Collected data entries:
════════════════
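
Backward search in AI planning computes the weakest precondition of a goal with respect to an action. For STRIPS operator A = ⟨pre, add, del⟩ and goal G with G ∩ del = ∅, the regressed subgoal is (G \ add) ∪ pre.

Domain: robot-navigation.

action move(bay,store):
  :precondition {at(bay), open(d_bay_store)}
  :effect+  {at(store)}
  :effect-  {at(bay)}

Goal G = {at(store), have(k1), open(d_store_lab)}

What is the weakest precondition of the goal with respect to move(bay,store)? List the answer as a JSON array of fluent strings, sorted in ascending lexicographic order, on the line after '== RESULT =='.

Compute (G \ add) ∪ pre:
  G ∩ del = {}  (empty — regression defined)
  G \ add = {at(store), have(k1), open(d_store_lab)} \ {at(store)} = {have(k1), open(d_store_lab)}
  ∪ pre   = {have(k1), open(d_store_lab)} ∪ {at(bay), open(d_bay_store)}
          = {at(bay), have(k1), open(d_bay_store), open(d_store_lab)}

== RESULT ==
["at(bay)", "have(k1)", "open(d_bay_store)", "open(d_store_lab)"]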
════════════════
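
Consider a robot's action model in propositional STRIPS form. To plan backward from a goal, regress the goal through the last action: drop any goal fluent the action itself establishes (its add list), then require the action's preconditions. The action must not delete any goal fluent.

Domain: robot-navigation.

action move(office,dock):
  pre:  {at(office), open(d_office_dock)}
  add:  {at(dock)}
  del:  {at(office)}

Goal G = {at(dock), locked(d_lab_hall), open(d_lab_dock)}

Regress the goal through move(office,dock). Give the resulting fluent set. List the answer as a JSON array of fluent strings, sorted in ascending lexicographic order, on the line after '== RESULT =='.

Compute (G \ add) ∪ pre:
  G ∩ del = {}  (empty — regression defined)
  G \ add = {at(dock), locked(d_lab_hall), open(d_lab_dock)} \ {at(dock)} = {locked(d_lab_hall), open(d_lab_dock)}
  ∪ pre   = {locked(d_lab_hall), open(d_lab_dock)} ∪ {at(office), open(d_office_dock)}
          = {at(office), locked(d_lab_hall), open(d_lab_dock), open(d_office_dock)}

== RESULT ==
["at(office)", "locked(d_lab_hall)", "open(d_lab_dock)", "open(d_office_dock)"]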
════════════════
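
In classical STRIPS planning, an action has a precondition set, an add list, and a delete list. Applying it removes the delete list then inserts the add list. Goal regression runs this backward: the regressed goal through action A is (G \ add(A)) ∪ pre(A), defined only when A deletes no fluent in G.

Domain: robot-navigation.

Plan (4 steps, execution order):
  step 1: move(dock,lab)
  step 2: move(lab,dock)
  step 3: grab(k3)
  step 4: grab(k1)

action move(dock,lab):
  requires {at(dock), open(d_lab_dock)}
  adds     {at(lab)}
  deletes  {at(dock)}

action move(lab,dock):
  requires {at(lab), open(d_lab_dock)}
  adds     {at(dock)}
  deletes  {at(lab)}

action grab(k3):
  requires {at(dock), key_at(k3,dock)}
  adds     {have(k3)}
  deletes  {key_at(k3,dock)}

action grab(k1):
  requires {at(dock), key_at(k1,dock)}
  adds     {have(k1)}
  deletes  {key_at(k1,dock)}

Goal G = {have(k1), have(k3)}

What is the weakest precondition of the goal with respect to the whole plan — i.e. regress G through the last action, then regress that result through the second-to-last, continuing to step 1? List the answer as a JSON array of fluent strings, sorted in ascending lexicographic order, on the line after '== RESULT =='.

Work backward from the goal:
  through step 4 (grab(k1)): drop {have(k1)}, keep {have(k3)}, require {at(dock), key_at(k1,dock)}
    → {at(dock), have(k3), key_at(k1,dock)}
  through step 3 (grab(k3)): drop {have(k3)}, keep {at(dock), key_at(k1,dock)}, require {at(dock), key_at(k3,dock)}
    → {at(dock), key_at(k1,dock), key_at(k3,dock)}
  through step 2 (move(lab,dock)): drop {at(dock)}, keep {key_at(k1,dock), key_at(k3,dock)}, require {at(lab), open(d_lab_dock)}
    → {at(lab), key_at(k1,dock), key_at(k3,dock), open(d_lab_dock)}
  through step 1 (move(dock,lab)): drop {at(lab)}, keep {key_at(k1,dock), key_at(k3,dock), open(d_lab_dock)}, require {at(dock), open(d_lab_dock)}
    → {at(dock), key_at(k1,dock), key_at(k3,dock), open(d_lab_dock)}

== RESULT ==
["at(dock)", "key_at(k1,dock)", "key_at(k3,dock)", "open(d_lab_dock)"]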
════════════════
- _Exercise description_: The expected output is each line of the records above that includes the word "STRIPS".

- _Output_:
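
Backward search in AI planning computes the weakest precondition of a goal with respect to an action. For STRIPS operator A = ⟨pre, add, del⟩ and goal G with G ∩ del = ∅, the regressed subgoal is (G \ add) ∪ pre.
Consider a robot's action model in propositional STRIPS form. To plan backward from a goal, regress the goal through the last action: drop any goal fluent the action itself establishes (its add list), then require the action's preconditions. The action must not delete any goal fluent.
In classical STRIPS planning, an action has a precondition set, an add list, and a delete list. Applying it removes the delete list then inserts the add list. Goal regression runs this backward: the regressed goal through action A is (G \ add(A)) ∪ pre(A), defined only when A deletes no fluent in G.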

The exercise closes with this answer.